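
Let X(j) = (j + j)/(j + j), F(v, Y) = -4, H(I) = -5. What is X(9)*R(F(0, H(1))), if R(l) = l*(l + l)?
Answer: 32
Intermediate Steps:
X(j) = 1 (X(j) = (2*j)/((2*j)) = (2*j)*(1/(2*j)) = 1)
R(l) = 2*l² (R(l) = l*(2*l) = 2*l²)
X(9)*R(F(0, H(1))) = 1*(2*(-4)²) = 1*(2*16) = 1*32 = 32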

******

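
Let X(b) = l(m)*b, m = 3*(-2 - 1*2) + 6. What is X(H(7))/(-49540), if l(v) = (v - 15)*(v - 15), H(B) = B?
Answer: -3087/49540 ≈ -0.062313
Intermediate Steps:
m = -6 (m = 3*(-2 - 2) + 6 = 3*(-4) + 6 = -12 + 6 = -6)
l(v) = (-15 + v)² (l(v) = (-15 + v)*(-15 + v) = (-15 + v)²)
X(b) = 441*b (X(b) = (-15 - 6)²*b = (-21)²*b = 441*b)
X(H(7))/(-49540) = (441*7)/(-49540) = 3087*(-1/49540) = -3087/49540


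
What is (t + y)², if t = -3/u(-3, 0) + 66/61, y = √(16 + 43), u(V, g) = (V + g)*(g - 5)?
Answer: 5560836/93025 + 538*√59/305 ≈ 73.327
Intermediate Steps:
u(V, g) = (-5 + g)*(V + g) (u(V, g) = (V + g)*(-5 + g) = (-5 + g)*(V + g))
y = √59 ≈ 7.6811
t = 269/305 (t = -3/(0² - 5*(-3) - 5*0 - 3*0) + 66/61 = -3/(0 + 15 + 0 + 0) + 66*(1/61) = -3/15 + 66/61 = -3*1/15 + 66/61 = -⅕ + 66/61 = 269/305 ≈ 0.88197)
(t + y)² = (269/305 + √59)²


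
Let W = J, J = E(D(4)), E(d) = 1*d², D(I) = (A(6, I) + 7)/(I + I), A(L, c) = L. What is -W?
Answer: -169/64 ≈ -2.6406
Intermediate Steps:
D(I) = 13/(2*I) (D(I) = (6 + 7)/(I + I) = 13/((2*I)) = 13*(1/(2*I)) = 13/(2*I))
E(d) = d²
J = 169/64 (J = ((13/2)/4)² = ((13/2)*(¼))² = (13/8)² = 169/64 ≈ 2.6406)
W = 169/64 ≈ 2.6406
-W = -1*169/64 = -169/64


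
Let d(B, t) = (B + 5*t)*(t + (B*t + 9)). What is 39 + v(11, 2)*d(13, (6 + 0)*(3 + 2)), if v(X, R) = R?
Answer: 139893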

******

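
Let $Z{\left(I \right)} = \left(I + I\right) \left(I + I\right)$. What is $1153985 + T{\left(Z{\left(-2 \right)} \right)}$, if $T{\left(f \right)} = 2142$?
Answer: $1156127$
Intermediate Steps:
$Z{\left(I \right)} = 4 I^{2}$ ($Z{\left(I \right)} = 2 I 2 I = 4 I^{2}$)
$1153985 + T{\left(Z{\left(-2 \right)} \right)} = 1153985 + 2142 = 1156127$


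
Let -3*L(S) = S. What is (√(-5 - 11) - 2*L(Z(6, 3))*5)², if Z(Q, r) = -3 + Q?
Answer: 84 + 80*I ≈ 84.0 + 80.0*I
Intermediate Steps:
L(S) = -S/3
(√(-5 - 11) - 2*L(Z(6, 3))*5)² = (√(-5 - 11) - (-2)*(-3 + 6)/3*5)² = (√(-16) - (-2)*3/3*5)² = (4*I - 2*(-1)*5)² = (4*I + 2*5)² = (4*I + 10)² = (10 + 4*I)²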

******

* [YOUR INSTRUCTIONS]:
Pull every line containing the word "Answer" out of the listing.

* [RESPONSE BOX]:
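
Answer: 32
Answer: -3087/49540 ≈ -0.062313
Answer: 5560836/93025 + 538*√59/305 ≈ 73.327
Answer: -169/64 ≈ -2.6406
Answer: 139893
Answer: $1156127$
Answer: 84 + 80*I ≈ 84.0 + 80.0*I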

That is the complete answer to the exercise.